**EXERCISE OBJECTIVE:**
After locating the line that contains "- extend(s), s" in the records below, write out exactly that line and each line after it through the one that contains "After: marker at (-1, 0).", and nothing else.

**INFORMATION SHOWN:**
^^^^^^^^^^^^^^^^
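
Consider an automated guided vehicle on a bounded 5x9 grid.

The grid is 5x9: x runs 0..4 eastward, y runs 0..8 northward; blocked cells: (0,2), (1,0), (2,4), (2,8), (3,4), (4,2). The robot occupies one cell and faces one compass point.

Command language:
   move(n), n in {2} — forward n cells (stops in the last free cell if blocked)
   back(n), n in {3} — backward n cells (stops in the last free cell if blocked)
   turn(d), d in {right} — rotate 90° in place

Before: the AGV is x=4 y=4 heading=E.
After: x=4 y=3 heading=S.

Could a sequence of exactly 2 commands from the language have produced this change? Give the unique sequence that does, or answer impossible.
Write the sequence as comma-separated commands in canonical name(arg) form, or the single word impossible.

key: move(2) is stopped early by the blocked cell at (4,2)
begin: x=4 y=4 heading=E
[1] after turn(right): x=4 y=4 heading=S
[2] after move(2): x=4 y=3 heading=S
no rival 2-sequence matches.

turn(right), move(2)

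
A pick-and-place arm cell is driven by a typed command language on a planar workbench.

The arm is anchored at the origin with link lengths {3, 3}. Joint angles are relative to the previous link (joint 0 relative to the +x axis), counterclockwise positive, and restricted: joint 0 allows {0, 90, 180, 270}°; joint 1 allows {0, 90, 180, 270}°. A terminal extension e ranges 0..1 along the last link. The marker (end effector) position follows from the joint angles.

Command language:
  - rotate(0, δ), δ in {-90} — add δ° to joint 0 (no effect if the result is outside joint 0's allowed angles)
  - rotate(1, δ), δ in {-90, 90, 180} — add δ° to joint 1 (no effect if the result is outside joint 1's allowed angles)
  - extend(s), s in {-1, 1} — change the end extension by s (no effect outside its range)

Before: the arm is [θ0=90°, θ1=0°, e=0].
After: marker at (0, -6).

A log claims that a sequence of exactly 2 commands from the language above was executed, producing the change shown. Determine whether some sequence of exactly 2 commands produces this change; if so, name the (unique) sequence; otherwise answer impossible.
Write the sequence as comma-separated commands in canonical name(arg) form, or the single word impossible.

initial: [θ0=90°, θ1=0°, e=0]
t=1 rotate(0, -90) ⇒ [θ0=0°, θ1=0°, e=0]
t=2 rotate(0, -90) ⇒ [θ0=270°, θ1=0°, e=0]
no other 2-command option fits: unique.

rotate(0, -90), rotate(0, -90)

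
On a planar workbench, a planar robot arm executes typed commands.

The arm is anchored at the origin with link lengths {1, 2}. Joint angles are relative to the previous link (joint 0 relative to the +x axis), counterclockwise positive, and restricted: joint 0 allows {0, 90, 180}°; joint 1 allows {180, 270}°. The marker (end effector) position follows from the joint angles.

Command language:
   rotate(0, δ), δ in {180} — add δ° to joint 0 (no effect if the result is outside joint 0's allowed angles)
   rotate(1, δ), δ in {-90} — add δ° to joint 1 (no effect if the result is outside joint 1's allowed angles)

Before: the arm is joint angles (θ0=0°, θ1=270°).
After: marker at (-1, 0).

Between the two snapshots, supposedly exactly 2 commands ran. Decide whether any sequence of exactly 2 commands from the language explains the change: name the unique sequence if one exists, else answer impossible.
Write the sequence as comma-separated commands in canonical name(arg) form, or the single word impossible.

rotate(1, -90), rotate(1, -90)

from: joint angles (θ0=0°, θ1=270°)
[1] after rotate(1, -90): joint angles (θ0=0°, θ1=180°)
[2] after rotate(1, -90): joint angles (θ0=0°, θ1=180°)
no rival 2-sequence matches.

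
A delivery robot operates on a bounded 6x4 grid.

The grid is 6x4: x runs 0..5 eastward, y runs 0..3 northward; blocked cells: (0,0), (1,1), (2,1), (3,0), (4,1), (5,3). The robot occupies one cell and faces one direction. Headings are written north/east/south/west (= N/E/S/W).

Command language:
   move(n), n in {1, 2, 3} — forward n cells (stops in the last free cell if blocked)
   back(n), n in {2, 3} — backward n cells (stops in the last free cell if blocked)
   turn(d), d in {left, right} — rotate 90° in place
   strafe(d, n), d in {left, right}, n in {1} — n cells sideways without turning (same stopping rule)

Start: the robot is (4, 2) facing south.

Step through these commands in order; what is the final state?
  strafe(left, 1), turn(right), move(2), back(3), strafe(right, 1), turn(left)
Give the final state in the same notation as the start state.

(5, 2) facing south

begin: (4, 2) facing south
step 1 (strafe(left, 1)): (5, 2) facing south
step 2 (turn(right)): (5, 2) facing west
step 3 (move(2)): (3, 2) facing west
step 4 (back(3)): (5, 2) facing west
step 5 (strafe(right, 1)): (5, 2) facing west
step 6 (turn(left)): (5, 2) facing south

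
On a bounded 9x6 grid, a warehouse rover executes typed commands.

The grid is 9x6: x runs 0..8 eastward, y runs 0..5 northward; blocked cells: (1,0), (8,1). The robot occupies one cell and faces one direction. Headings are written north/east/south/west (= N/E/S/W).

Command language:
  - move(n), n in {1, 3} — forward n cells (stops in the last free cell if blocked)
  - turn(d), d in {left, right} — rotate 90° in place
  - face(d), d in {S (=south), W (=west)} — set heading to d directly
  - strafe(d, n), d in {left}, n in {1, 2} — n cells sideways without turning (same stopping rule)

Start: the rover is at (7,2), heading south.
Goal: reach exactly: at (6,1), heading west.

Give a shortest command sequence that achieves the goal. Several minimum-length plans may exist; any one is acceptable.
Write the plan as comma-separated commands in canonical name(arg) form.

move(1), turn(right), move(1)

t0: at (7,2), heading south
t=1 move(1) ⇒ at (7,1), heading south
t=2 turn(right) ⇒ at (7,1), heading west
t=3 move(1) ⇒ at (6,1), heading west
no 2-step plan works, so 3 is optimal.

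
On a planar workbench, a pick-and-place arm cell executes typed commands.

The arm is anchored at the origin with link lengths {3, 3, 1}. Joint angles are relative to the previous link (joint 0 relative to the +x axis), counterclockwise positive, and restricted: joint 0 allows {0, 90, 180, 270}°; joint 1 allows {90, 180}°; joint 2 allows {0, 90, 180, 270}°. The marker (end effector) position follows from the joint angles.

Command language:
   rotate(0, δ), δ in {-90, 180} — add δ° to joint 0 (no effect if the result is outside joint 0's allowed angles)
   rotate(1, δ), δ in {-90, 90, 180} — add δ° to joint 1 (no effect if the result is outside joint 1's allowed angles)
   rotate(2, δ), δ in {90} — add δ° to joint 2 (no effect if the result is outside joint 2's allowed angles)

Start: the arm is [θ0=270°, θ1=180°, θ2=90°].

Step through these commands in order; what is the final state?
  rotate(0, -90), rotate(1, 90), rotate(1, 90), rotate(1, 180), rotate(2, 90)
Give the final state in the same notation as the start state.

[θ0=180°, θ1=180°, θ2=180°]

initial: [θ0=270°, θ1=180°, θ2=90°]
step 1 (rotate(0, -90)): [θ0=180°, θ1=180°, θ2=90°]
step 2 (rotate(1, 90)): [θ0=180°, θ1=180°, θ2=90°]
step 3 (rotate(1, 90)): [θ0=180°, θ1=180°, θ2=90°]
step 4 (rotate(1, 180)): [θ0=180°, θ1=180°, θ2=90°]
step 5 (rotate(2, 90)): [θ0=180°, θ1=180°, θ2=180°]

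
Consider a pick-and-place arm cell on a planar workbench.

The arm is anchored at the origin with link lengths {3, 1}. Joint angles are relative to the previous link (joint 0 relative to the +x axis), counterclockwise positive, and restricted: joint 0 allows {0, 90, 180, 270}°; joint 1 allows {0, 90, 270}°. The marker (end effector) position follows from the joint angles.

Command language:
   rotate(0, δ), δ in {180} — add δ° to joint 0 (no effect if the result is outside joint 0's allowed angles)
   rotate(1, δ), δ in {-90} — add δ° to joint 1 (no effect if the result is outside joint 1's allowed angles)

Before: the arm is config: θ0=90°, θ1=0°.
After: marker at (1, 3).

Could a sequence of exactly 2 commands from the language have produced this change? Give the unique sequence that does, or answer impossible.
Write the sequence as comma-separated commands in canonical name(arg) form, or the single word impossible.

rotate(1, -90), rotate(1, -90)

begin: config: θ0=90°, θ1=0°
step 1 (rotate(1, -90)): config: θ0=90°, θ1=270°
step 2 (rotate(1, -90)): config: θ0=90°, θ1=270°
no other 2-command option fits: unique.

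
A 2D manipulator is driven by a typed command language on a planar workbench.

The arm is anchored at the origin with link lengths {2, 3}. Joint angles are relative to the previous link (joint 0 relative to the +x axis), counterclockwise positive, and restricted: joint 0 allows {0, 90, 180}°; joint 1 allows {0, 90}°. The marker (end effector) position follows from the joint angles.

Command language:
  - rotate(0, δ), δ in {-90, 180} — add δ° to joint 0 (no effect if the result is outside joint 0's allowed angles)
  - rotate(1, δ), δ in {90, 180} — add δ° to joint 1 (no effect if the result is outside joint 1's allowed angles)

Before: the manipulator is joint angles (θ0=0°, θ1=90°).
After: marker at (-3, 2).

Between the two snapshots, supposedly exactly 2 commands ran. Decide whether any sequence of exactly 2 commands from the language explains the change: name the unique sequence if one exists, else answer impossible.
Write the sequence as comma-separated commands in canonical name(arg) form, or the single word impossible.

key: running rotate(0, -90) before rotate(0, 180) would end elsewhere — order is forced
from: joint angles (θ0=0°, θ1=90°)
1. rotate(0, 180) → joint angles (θ0=180°, θ1=90°)
2. rotate(0, -90) → joint angles (θ0=90°, θ1=90°)
uniquely the one of 16 2-step routes that fits.

rotate(0, 180), rotate(0, -90)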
^^^^^^^^^^^^^^^^
**EXERCISE RESULT:**
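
  - extend(s), s in {-1, 1} — change the end extension by s (no effect outside its range)

Before: the arm is [θ0=90°, θ1=0°, e=0].
After: marker at (0, -6).

A log claims that a sequence of exactly 2 commands from the language above was executed, producing the change shown. Determine whether some sequence of exactly 2 commands produces this change; if so, name the (unique) sequence; otherwise answer impossible.
Write the sequence as comma-separated commands in canonical name(arg) form, or the single word impossible.

initial: [θ0=90°, θ1=0°, e=0]
t=1 rotate(0, -90) ⇒ [θ0=0°, θ1=0°, e=0]
t=2 rotate(0, -90) ⇒ [θ0=270°, θ1=0°, e=0]
no other 2-command option fits: unique.

rotate(0, -90), rotate(0, -90)

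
On a planar workbench, a planar robot arm executes typed commands.

The arm is anchored at the origin with link lengths {1, 2}. Joint angles are relative to the previous link (joint 0 relative to the +x axis), counterclockwise positive, and restricted: joint 0 allows {0, 90, 180}°; joint 1 allows {180, 270}°. The marker (end effector) position follows from the joint angles.

Command language:
   rotate(0, δ), δ in {180} — add δ° to joint 0 (no effect if the result is outside joint 0's allowed angles)
   rotate(1, δ), δ in {-90} — add δ° to joint 1 (no effect if the result is outside joint 1's allowed angles)

Before: the arm is joint angles (θ0=0°, θ1=270°).
After: marker at (-1, 0).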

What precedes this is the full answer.